> The task
Starting at the line with "Here is a 9x9" and going on through the line with "cell (row=3+dr, col=4+dc).", reproduce each line in the records below exactly and nothing more.

Stored entries

☆ ☆ ☆ ☆

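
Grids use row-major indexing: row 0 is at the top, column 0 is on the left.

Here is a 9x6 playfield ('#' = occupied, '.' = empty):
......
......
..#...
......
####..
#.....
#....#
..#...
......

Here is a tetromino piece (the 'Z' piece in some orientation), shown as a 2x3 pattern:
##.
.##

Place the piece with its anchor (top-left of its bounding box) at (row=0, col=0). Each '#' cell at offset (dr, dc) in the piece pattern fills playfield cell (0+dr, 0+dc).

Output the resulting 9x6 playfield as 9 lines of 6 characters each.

Fill (0+0,0+0) = (0,0)
Fill (0+0,0+1) = (0,1)
Fill (0+1,0+1) = (1,1)
Fill (0+1,0+2) = (1,2)

Answer: ##....
.##...
..#...
......
####..
#.....
#....#
..#...
......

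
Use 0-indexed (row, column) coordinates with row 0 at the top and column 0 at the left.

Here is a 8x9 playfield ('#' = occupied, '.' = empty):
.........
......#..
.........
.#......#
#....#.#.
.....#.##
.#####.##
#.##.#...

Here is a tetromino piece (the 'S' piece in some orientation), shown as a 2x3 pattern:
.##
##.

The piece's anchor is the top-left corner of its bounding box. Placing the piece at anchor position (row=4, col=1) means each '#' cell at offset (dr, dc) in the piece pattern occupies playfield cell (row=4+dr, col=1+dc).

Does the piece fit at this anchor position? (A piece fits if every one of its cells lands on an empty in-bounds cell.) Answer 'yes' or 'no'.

Check each piece cell at anchor (4, 1):
  offset (0,1) -> (4,2): empty -> OK
  offset (0,2) -> (4,3): empty -> OK
  offset (1,0) -> (5,1): empty -> OK
  offset (1,1) -> (5,2): empty -> OK
All cells valid: yes

Answer: yes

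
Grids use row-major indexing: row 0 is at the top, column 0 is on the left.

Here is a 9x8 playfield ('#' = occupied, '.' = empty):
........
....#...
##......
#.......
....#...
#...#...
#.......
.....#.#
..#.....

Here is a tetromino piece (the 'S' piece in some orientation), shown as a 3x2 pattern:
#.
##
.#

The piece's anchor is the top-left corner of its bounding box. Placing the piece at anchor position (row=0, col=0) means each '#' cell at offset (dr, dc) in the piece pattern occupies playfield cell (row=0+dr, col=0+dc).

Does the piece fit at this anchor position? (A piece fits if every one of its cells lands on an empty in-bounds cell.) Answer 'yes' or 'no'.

Answer: no

Derivation:
Check each piece cell at anchor (0, 0):
  offset (0,0) -> (0,0): empty -> OK
  offset (1,0) -> (1,0): empty -> OK
  offset (1,1) -> (1,1): empty -> OK
  offset (2,1) -> (2,1): occupied ('#') -> FAIL
All cells valid: no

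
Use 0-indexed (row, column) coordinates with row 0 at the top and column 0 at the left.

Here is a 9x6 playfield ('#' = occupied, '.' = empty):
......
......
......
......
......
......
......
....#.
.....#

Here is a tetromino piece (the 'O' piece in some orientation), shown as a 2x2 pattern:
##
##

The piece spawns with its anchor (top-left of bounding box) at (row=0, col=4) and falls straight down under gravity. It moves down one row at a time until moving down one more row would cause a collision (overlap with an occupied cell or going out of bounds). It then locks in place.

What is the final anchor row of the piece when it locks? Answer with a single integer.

Answer: 5

Derivation:
Spawn at (row=0, col=4). Try each row:
  row 0: fits
  row 1: fits
  row 2: fits
  row 3: fits
  row 4: fits
  row 5: fits
  row 6: blocked -> lock at row 5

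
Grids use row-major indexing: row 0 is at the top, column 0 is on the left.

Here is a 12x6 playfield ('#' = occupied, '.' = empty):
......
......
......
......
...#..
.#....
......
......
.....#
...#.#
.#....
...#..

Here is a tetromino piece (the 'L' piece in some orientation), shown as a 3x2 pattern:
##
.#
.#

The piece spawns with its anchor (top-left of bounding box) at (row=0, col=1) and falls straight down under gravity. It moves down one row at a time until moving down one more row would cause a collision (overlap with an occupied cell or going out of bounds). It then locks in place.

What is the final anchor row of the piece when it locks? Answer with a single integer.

Spawn at (row=0, col=1). Try each row:
  row 0: fits
  row 1: fits
  row 2: fits
  row 3: fits
  row 4: fits
  row 5: blocked -> lock at row 4

Answer: 4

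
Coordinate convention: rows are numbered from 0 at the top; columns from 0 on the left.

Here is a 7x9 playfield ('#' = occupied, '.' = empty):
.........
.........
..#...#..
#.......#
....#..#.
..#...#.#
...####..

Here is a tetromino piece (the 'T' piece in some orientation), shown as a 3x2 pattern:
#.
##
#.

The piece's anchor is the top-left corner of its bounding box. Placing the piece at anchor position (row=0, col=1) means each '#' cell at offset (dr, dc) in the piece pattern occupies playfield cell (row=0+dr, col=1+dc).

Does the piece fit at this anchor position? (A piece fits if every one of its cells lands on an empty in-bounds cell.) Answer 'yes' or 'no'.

Answer: yes

Derivation:
Check each piece cell at anchor (0, 1):
  offset (0,0) -> (0,1): empty -> OK
  offset (1,0) -> (1,1): empty -> OK
  offset (1,1) -> (1,2): empty -> OK
  offset (2,0) -> (2,1): empty -> OK
All cells valid: yes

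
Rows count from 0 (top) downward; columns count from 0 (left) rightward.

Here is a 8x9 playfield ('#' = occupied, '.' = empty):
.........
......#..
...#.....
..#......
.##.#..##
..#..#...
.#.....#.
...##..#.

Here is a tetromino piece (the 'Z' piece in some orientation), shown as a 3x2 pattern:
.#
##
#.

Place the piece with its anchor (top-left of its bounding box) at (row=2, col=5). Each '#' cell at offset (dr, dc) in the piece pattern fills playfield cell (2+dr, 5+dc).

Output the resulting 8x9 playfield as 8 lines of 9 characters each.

Answer: .........
......#..
...#..#..
..#..##..
.##.##.##
..#..#...
.#.....#.
...##..#.

Derivation:
Fill (2+0,5+1) = (2,6)
Fill (2+1,5+0) = (3,5)
Fill (2+1,5+1) = (3,6)
Fill (2+2,5+0) = (4,5)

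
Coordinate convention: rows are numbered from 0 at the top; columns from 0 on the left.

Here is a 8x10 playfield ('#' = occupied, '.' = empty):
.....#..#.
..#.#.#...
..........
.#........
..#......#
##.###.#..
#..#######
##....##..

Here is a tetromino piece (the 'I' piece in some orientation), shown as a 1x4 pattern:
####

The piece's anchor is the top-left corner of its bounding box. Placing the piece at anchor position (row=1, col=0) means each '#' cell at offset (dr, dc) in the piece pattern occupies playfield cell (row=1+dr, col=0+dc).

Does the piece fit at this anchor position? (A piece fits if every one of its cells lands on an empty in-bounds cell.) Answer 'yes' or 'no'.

Answer: no

Derivation:
Check each piece cell at anchor (1, 0):
  offset (0,0) -> (1,0): empty -> OK
  offset (0,1) -> (1,1): empty -> OK
  offset (0,2) -> (1,2): occupied ('#') -> FAIL
  offset (0,3) -> (1,3): empty -> OK
All cells valid: no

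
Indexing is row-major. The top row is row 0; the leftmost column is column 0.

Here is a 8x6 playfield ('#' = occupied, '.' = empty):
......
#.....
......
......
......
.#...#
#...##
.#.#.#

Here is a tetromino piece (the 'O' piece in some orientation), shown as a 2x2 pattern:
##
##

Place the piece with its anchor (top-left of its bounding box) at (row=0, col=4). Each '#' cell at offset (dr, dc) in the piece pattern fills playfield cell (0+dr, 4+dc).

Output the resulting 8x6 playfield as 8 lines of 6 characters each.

Answer: ....##
#...##
......
......
......
.#...#
#...##
.#.#.#

Derivation:
Fill (0+0,4+0) = (0,4)
Fill (0+0,4+1) = (0,5)
Fill (0+1,4+0) = (1,4)
Fill (0+1,4+1) = (1,5)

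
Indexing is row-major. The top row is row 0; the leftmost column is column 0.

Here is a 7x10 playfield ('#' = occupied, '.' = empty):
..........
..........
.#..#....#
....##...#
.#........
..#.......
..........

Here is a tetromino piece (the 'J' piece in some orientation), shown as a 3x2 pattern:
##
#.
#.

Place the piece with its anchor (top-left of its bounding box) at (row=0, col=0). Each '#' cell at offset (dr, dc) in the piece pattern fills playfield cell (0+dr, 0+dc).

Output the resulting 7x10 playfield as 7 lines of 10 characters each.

Answer: ##........
#.........
##..#....#
....##...#
.#........
..#.......
..........

Derivation:
Fill (0+0,0+0) = (0,0)
Fill (0+0,0+1) = (0,1)
Fill (0+1,0+0) = (1,0)
Fill (0+2,0+0) = (2,0)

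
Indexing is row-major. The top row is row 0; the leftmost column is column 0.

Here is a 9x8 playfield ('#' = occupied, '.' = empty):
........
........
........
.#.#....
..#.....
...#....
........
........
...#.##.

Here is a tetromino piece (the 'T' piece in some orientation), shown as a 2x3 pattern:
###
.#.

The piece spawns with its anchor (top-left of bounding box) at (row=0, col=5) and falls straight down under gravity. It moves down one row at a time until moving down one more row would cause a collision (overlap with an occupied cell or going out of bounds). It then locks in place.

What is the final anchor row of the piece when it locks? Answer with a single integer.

Spawn at (row=0, col=5). Try each row:
  row 0: fits
  row 1: fits
  row 2: fits
  row 3: fits
  row 4: fits
  row 5: fits
  row 6: fits
  row 7: blocked -> lock at row 6

Answer: 6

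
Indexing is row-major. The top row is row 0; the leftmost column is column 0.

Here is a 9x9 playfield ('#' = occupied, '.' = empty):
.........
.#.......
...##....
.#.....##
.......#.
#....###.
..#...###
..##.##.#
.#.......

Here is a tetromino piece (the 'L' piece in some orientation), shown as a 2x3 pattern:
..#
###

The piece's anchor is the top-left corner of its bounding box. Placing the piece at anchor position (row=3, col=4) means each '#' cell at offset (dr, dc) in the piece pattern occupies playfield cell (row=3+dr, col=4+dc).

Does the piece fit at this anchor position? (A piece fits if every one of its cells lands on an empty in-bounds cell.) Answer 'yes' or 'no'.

Answer: yes

Derivation:
Check each piece cell at anchor (3, 4):
  offset (0,2) -> (3,6): empty -> OK
  offset (1,0) -> (4,4): empty -> OK
  offset (1,1) -> (4,5): empty -> OK
  offset (1,2) -> (4,6): empty -> OK
All cells valid: yes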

☆ ☆ ☆ ☆

> Task output
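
Here is a 9x9 playfield ('#' = occupied, '.' = empty):
.........
.#.......
...##....
.#.....##
.......#.
#....###.
..#...###
..##.##.#
.#.......

Here is a tetromino piece (the 'L' piece in some orientation), shown as a 2x3 pattern:
..#
###

The piece's anchor is the top-left corner of its bounding box. Placing the piece at anchor position (row=3, col=4) means each '#' cell at offset (dr, dc) in the piece pattern occupies playfield cell (row=3+dr, col=4+dc).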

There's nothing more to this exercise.